### TASK GOAL
An identical copy of all records below is to be written out.

(Collected data)
-------------------------
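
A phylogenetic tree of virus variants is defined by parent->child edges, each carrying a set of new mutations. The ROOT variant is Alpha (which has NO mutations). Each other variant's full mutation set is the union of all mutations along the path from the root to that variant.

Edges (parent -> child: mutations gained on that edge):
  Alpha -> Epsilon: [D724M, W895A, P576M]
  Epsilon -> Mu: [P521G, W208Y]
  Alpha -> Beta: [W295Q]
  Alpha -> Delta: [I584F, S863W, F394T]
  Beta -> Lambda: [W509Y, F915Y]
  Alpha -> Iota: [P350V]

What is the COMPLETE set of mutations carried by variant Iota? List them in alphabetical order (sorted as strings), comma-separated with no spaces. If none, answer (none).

At Alpha: gained [] -> total []
At Iota: gained ['P350V'] -> total ['P350V']

Answer: P350V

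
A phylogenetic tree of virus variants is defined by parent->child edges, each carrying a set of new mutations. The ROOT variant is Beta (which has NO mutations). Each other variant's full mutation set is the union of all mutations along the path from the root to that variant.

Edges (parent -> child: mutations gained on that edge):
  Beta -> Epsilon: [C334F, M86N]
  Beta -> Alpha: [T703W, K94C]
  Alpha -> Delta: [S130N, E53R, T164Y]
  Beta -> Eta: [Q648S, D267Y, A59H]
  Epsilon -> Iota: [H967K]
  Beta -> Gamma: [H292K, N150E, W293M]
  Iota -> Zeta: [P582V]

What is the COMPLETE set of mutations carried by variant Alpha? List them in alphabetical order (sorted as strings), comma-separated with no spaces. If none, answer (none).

At Beta: gained [] -> total []
At Alpha: gained ['T703W', 'K94C'] -> total ['K94C', 'T703W']

Answer: K94C,T703W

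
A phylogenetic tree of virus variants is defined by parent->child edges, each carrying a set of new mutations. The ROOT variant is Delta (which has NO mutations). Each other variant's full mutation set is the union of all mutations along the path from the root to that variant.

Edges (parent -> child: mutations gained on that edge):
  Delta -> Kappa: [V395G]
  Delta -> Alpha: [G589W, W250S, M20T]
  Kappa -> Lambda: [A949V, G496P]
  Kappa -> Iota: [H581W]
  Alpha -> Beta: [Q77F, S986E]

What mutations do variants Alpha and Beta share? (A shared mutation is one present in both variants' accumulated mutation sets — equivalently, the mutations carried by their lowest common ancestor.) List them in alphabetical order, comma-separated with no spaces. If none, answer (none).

Answer: G589W,M20T,W250S

Derivation:
Accumulating mutations along path to Alpha:
  At Delta: gained [] -> total []
  At Alpha: gained ['G589W', 'W250S', 'M20T'] -> total ['G589W', 'M20T', 'W250S']
Mutations(Alpha) = ['G589W', 'M20T', 'W250S']
Accumulating mutations along path to Beta:
  At Delta: gained [] -> total []
  At Alpha: gained ['G589W', 'W250S', 'M20T'] -> total ['G589W', 'M20T', 'W250S']
  At Beta: gained ['Q77F', 'S986E'] -> total ['G589W', 'M20T', 'Q77F', 'S986E', 'W250S']
Mutations(Beta) = ['G589W', 'M20T', 'Q77F', 'S986E', 'W250S']
Intersection: ['G589W', 'M20T', 'W250S'] ∩ ['G589W', 'M20T', 'Q77F', 'S986E', 'W250S'] = ['G589W', 'M20T', 'W250S']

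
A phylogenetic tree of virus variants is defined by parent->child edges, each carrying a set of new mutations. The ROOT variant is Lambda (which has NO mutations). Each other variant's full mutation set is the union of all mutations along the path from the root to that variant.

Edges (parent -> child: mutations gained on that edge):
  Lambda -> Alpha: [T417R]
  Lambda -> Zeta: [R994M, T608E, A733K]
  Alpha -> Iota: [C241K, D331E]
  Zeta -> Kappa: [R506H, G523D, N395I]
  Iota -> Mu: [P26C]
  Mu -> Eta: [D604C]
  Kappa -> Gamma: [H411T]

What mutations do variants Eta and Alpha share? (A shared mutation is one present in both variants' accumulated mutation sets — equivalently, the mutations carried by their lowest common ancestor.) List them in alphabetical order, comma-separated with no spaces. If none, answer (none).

Accumulating mutations along path to Eta:
  At Lambda: gained [] -> total []
  At Alpha: gained ['T417R'] -> total ['T417R']
  At Iota: gained ['C241K', 'D331E'] -> total ['C241K', 'D331E', 'T417R']
  At Mu: gained ['P26C'] -> total ['C241K', 'D331E', 'P26C', 'T417R']
  At Eta: gained ['D604C'] -> total ['C241K', 'D331E', 'D604C', 'P26C', 'T417R']
Mutations(Eta) = ['C241K', 'D331E', 'D604C', 'P26C', 'T417R']
Accumulating mutations along path to Alpha:
  At Lambda: gained [] -> total []
  At Alpha: gained ['T417R'] -> total ['T417R']
Mutations(Alpha) = ['T417R']
Intersection: ['C241K', 'D331E', 'D604C', 'P26C', 'T417R'] ∩ ['T417R'] = ['T417R']

Answer: T417R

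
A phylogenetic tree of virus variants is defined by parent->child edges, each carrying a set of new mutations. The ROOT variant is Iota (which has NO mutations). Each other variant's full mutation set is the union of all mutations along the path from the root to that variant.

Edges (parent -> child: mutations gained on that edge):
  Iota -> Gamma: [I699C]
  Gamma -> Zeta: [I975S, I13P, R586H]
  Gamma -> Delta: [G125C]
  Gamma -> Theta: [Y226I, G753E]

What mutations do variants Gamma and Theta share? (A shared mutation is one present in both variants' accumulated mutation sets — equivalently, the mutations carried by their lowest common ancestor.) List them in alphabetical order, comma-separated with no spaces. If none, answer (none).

Accumulating mutations along path to Gamma:
  At Iota: gained [] -> total []
  At Gamma: gained ['I699C'] -> total ['I699C']
Mutations(Gamma) = ['I699C']
Accumulating mutations along path to Theta:
  At Iota: gained [] -> total []
  At Gamma: gained ['I699C'] -> total ['I699C']
  At Theta: gained ['Y226I', 'G753E'] -> total ['G753E', 'I699C', 'Y226I']
Mutations(Theta) = ['G753E', 'I699C', 'Y226I']
Intersection: ['I699C'] ∩ ['G753E', 'I699C', 'Y226I'] = ['I699C']

Answer: I699C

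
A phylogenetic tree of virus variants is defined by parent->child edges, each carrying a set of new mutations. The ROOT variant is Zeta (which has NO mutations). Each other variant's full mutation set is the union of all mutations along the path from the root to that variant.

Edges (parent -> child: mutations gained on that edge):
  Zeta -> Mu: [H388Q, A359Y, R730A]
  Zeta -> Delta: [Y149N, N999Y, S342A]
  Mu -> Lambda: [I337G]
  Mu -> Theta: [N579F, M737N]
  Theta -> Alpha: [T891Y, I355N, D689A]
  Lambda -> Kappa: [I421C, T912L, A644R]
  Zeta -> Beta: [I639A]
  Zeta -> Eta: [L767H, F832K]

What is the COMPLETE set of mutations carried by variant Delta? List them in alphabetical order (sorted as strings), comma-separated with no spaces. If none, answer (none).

Answer: N999Y,S342A,Y149N

Derivation:
At Zeta: gained [] -> total []
At Delta: gained ['Y149N', 'N999Y', 'S342A'] -> total ['N999Y', 'S342A', 'Y149N']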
-------------------------
### TASK RESPONSE
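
A phylogenetic tree of virus variants is defined by parent->child edges, each carrying a set of new mutations. The ROOT variant is Alpha (which has NO mutations). Each other variant's full mutation set is the union of all mutations along the path from the root to that variant.

Edges (parent -> child: mutations gained on that edge):
  Alpha -> Epsilon: [D724M, W895A, P576M]
  Epsilon -> Mu: [P521G, W208Y]
  Alpha -> Beta: [W295Q]
  Alpha -> Delta: [I584F, S863W, F394T]
  Beta -> Lambda: [W509Y, F915Y]
  Alpha -> Iota: [P350V]

What is the COMPLETE set of mutations carried by variant Iota? List them in alphabetical order (sorted as strings), comma-separated with no spaces. If none, answer (none).

At Alpha: gained [] -> total []
At Iota: gained ['P350V'] -> total ['P350V']

Answer: P350V

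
A phylogenetic tree of virus variants is defined by parent->child edges, each carrying a set of new mutations. The ROOT variant is Beta (which has NO mutations). Each other variant's full mutation set is the union of all mutations along the path from the root to that variant.

Edges (parent -> child: mutations gained on that edge):
  Beta -> Epsilon: [C334F, M86N]
  Beta -> Alpha: [T703W, K94C]
  Alpha -> Delta: [S130N, E53R, T164Y]
  Beta -> Eta: [Q648S, D267Y, A59H]
  Epsilon -> Iota: [H967K]
  Beta -> Gamma: [H292K, N150E, W293M]
  Iota -> Zeta: [P582V]

What is the COMPLETE set of mutations carried by variant Alpha? List them in alphabetical order (sorted as strings), comma-separated with no spaces. If none, answer (none).

At Beta: gained [] -> total []
At Alpha: gained ['T703W', 'K94C'] -> total ['K94C', 'T703W']

Answer: K94C,T703W

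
A phylogenetic tree of virus variants is defined by parent->child edges, each carrying a set of new mutations. The ROOT variant is Delta (which has NO mutations). Each other variant's full mutation set is the union of all mutations along the path from the root to that variant.

Edges (parent -> child: mutations gained on that edge):
  Delta -> Kappa: [V395G]
  Delta -> Alpha: [G589W, W250S, M20T]
  Kappa -> Lambda: [A949V, G496P]
  Kappa -> Iota: [H581W]
  Alpha -> Beta: [Q77F, S986E]

What mutations do variants Alpha and Beta share? (A shared mutation is one present in both variants' accumulated mutation sets — equivalently, the mutations carried by their lowest common ancestor.) List them in alphabetical order, comma-separated with no spaces. If none, answer (none).

Answer: G589W,M20T,W250S

Derivation:
Accumulating mutations along path to Alpha:
  At Delta: gained [] -> total []
  At Alpha: gained ['G589W', 'W250S', 'M20T'] -> total ['G589W', 'M20T', 'W250S']
Mutations(Alpha) = ['G589W', 'M20T', 'W250S']
Accumulating mutations along path to Beta:
  At Delta: gained [] -> total []
  At Alpha: gained ['G589W', 'W250S', 'M20T'] -> total ['G589W', 'M20T', 'W250S']
  At Beta: gained ['Q77F', 'S986E'] -> total ['G589W', 'M20T', 'Q77F', 'S986E', 'W250S']
Mutations(Beta) = ['G589W', 'M20T', 'Q77F', 'S986E', 'W250S']
Intersection: ['G589W', 'M20T', 'W250S'] ∩ ['G589W', 'M20T', 'Q77F', 'S986E', 'W250S'] = ['G589W', 'M20T', 'W250S']

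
A phylogenetic tree of virus variants is defined by parent->child edges, each carrying a set of new mutations. The ROOT variant is Lambda (which has NO mutations). Each other variant's full mutation set is the union of all mutations along the path from the root to that variant.

Edges (parent -> child: mutations gained on that edge):
  Lambda -> Alpha: [T417R]
  Lambda -> Zeta: [R994M, T608E, A733K]
  Alpha -> Iota: [C241K, D331E]
  Zeta -> Kappa: [R506H, G523D, N395I]
  Iota -> Mu: [P26C]
  Mu -> Eta: [D604C]
  Kappa -> Gamma: [H411T]

What mutations do variants Eta and Alpha share? (A shared mutation is one present in both variants' accumulated mutation sets — equivalently, the mutations carried by their lowest common ancestor.) List them in alphabetical order, comma-separated with no spaces. If none, answer (none).

Accumulating mutations along path to Eta:
  At Lambda: gained [] -> total []
  At Alpha: gained ['T417R'] -> total ['T417R']
  At Iota: gained ['C241K', 'D331E'] -> total ['C241K', 'D331E', 'T417R']
  At Mu: gained ['P26C'] -> total ['C241K', 'D331E', 'P26C', 'T417R']
  At Eta: gained ['D604C'] -> total ['C241K', 'D331E', 'D604C', 'P26C', 'T417R']
Mutations(Eta) = ['C241K', 'D331E', 'D604C', 'P26C', 'T417R']
Accumulating mutations along path to Alpha:
  At Lambda: gained [] -> total []
  At Alpha: gained ['T417R'] -> total ['T417R']
Mutations(Alpha) = ['T417R']
Intersection: ['C241K', 'D331E', 'D604C', 'P26C', 'T417R'] ∩ ['T417R'] = ['T417R']

Answer: T417R

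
A phylogenetic tree of virus variants is defined by parent->child edges, each carrying a set of new mutations. The ROOT variant is Iota (which has NO mutations). Each other variant's full mutation set is the union of all mutations along the path from the root to that variant.

Edges (parent -> child: mutations gained on that edge):
  Iota -> Gamma: [I699C]
  Gamma -> Zeta: [I975S, I13P, R586H]
  Gamma -> Delta: [G125C]
  Gamma -> Theta: [Y226I, G753E]

What mutations do variants Gamma and Theta share? (A shared mutation is one present in both variants' accumulated mutation sets — equivalently, the mutations carried by their lowest common ancestor.) List them in alphabetical order, comma-separated with no spaces. If none, answer (none).

Accumulating mutations along path to Gamma:
  At Iota: gained [] -> total []
  At Gamma: gained ['I699C'] -> total ['I699C']
Mutations(Gamma) = ['I699C']
Accumulating mutations along path to Theta:
  At Iota: gained [] -> total []
  At Gamma: gained ['I699C'] -> total ['I699C']
  At Theta: gained ['Y226I', 'G753E'] -> total ['G753E', 'I699C', 'Y226I']
Mutations(Theta) = ['G753E', 'I699C', 'Y226I']
Intersection: ['I699C'] ∩ ['G753E', 'I699C', 'Y226I'] = ['I699C']

Answer: I699C

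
A phylogenetic tree of virus variants is defined by parent->child edges, each carrying a set of new mutations. The ROOT variant is Zeta (which has NO mutations). Each other variant's full mutation set is the union of all mutations along the path from the root to that variant.

Edges (parent -> child: mutations gained on that edge):
  Zeta -> Mu: [H388Q, A359Y, R730A]
  Zeta -> Delta: [Y149N, N999Y, S342A]
  Mu -> Lambda: [I337G]
  Mu -> Theta: [N579F, M737N]
  Theta -> Alpha: [T891Y, I355N, D689A]
  Lambda -> Kappa: [I421C, T912L, A644R]
  Zeta -> Beta: [I639A]
  Zeta -> Eta: [L767H, F832K]

What is the COMPLETE set of mutations carried by variant Delta? List them in alphabetical order (sorted as strings), comma-separated with no spaces. If none, answer (none).

Answer: N999Y,S342A,Y149N

Derivation:
At Zeta: gained [] -> total []
At Delta: gained ['Y149N', 'N999Y', 'S342A'] -> total ['N999Y', 'S342A', 'Y149N']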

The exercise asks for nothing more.